• _EXERCISE REQUIREMENTS_
Would you write out the lines from the one containing "Liquid enters an" to the end of the records below, exactly and in full, please?

PROVIDED DATA Block Start

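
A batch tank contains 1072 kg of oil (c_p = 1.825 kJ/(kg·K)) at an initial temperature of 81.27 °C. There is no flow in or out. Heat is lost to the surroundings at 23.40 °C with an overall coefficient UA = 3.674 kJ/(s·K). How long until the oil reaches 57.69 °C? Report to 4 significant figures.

278.7 s

Unsteady energy balance on the tank contents: M c_p dT/dt = −UA(T − T_amb).
τ = M c_p/UA = 532.499 s; T_ss = T_amb = 23.4000 °C.
T(t) = T_ss + (T₀ − T_ss)e^(−t/τ); set T = 57.69:
t = −τ ln[(T − T_ss)/(T₀ − T_ss)] = −532.499 · ln(0.592535) = 278.681 s.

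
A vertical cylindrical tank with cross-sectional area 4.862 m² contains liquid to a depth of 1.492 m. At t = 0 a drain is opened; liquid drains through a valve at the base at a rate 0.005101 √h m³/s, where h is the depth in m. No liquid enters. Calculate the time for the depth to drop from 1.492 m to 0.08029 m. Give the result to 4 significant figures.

1788 s

A dh/dt = −Q_out = −0.005101 √h.
This is separable: 2 d(√h)/dt = −0.005101/A, so √h = √h₀ − (0.005101/(2A)) t.
t = 2A(√h₀ − √h)/0.005101 = 2·4.862·(√1.492 − √0.08029)/0.005101
  = 9.72400 × (1.22147 − 0.283355) / 0.005101 = 1788.33 s.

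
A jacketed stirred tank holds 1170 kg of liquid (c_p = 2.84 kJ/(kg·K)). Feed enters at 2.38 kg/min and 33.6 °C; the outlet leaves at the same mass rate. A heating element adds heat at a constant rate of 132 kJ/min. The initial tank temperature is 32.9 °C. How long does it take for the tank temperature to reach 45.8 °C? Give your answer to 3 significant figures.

Energy balance: M c_p dT/dt = ṁ c_p (T_in − T) + 132.
τ = M/ṁ = 491.60 min; T_ss = T_in + Q̇/(ṁ c_p) = 53.129 °C.
T(t) = T_ss + (T₀ − T_ss) e^(−t/τ). Set T = 45.8:
e^(−t/τ) = (45.8 − 53.129)/(32.9 − 53.129) = 0.36230
t = −491.60 · ln(0.36230) = 499.11 min.

499 min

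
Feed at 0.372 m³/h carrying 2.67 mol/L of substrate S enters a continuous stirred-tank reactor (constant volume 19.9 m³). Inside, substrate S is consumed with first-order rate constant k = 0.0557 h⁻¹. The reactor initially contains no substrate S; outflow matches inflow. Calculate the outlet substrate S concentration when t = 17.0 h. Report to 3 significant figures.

V dC/dt = Q(C_in − C) − k V C.
This is linear with rate a = Q/V + k = 0.074393 h⁻¹.
C_ss = Q C_in/(Q + kV) = 0.67091 mol/L; C(t) = C_ss + (C₀ − C_ss) e^(−a t).
C(17.0) = 0.67091 + (-0.67091)·e^(−0.074393·17.0) = 0.67091 + (-0.67091)·0.28233 = 0.48150 mol/L.

0.481 mol/L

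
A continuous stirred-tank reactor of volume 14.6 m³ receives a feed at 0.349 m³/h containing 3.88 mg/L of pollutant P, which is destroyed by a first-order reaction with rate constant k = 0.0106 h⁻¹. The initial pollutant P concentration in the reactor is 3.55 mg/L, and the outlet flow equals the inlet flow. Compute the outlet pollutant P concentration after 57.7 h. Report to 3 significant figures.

2.81 mg/L

V dC/dt = Q(C_in − C) − k V C.
This is linear with rate a = Q/V + k = 0.034504 h⁻¹.
C_ss = Q C_in/(Q + kV) = 2.6880 mg/L; C(t) = C_ss + (C₀ − C_ss) e^(−a t).
C(57.7) = 2.6880 + (0.86197)·e^(−0.034504·57.7) = 2.6880 + (0.86197)·0.13657 = 2.8057 mg/L.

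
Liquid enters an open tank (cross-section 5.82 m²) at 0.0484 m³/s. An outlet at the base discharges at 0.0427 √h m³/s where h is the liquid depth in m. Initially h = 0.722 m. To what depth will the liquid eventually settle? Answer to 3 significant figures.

Level balance: A dh/dt = 0.0484 − 0.0427 √h. Setting dh/dt = 0:
Q_in = 0.0427 √h_ss ⇒ √h_ss = 0.0484/0.0427 = 1.1335.
h_ss = 1.1335² = 1.2848 m. (Since h₀ = 0.722 m < h_ss, the level will rise toward this value.)

1.28 m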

PROVIDED DATA Block End

• _TASK SOLUTION_
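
Liquid enters an open tank (cross-section 5.82 m²) at 0.0484 m³/s. An outlet at the base discharges at 0.0427 √h m³/s where h is the liquid depth in m. Initially h = 0.722 m. To what depth will the liquid eventually settle? Answer to 3 significant figures.

Level balance: A dh/dt = 0.0484 − 0.0427 √h. Setting dh/dt = 0:
Q_in = 0.0427 √h_ss ⇒ √h_ss = 0.0484/0.0427 = 1.1335.
h_ss = 1.1335² = 1.2848 m. (Since h₀ = 0.722 m < h_ss, the level will rise toward this value.)

1.28 m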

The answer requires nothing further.